> Problem:
In full and without changes, output the data.
####################
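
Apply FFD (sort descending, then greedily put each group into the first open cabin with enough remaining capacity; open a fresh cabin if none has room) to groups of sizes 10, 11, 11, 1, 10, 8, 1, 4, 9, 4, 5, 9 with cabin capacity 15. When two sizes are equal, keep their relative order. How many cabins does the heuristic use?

Sorted descending: 11, 11, 10, 10, 9, 9, 8, 5, 4, 4, 1, 1.
  11 → cabin 1 (new)  [load 11/15]
  11 → cabin 2 (new)  [load 11/15]
  10 → cabin 3 (new)  [load 10/15]
  10 → cabin 4 (new)  [load 10/15]
  9 → cabin 5 (new)  [load 9/15]
  9 → cabin 6 (new)  [load 9/15]
  8 → cabin 7 (new)  [load 8/15]
  5 → cabin 3  [load 15/15]
  4 → cabin 1  [load 15/15]
  4 → cabin 2  [load 15/15]
  1 → cabin 4  [load 11/15]
  1 → cabin 4  [load 12/15]
7 cabins opened.

7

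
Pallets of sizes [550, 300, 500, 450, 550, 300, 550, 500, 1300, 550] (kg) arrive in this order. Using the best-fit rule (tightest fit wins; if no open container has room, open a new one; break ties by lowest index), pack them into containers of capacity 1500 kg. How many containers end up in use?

  550 → container 1 (new)  [load 550/1500]
  300 → container 1  [load 850/1500]
  500 → container 1  [load 1350/1500]
  450 → container 2 (new)  [load 450/1500]
  550 → container 2  [load 1000/1500]
  300 → container 2  [load 1300/1500]
  550 → container 3 (new)  [load 550/1500]
  500 → container 3  [load 1050/1500]
  1300 → container 4 (new)  [load 1300/1500]
  550 → container 5 (new)  [load 550/1500]
5 containers opened.

5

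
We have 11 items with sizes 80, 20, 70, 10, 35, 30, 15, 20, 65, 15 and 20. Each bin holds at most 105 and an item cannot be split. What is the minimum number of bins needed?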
####################
> Response box:
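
Apply FFD (sort descending, then greedily put each group into the first open cabin with enough remaining capacity; open a fresh cabin if none has room) to groups of sizes 10, 11, 11, 1, 10, 8, 1, 4, 9, 4, 5, 9 with cabin capacity 15. When two sizes are equal, keep their relative order. How many cabins does the heuristic use?

Sorted descending: 11, 11, 10, 10, 9, 9, 8, 5, 4, 4, 1, 1.
  11 → cabin 1 (new)  [load 11/15]
  11 → cabin 2 (new)  [load 11/15]
  10 → cabin 3 (new)  [load 10/15]
  10 → cabin 4 (new)  [load 10/15]
  9 → cabin 5 (new)  [load 9/15]
  9 → cabin 6 (new)  [load 9/15]
  8 → cabin 7 (new)  [load 8/15]
  5 → cabin 3  [load 15/15]
  4 → cabin 1  [load 15/15]
  4 → cabin 2  [load 15/15]
  1 → cabin 4  [load 11/15]
  1 → cabin 4  [load 12/15]
7 cabins opened.

7

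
Pallets of sizes [550, 300, 500, 450, 550, 300, 550, 500, 1300, 550] (kg) arrive in this order. Using the best-fit rule (tightest fit wins; if no open container has room, open a new one; break ties by lowest index), pack them into containers of capacity 1500 kg. How many containers end up in use?

  550 → container 1 (new)  [load 550/1500]
  300 → container 1  [load 850/1500]
  500 → container 1  [load 1350/1500]
  450 → container 2 (new)  [load 450/1500]
  550 → container 2  [load 1000/1500]
  300 → container 2  [load 1300/1500]
  550 → container 3 (new)  [load 550/1500]
  500 → container 3  [load 1050/1500]
  1300 → container 4 (new)  [load 1300/1500]
  550 → container 5 (new)  [load 550/1500]
5 containers opened.

5

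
We have 11 items with sizes 80, 20, 70, 10, 35, 30, 15, 20, 65, 15 and 20. Each bin holds at most 105 and an item cannot be split. What is the minimum number of bins needed?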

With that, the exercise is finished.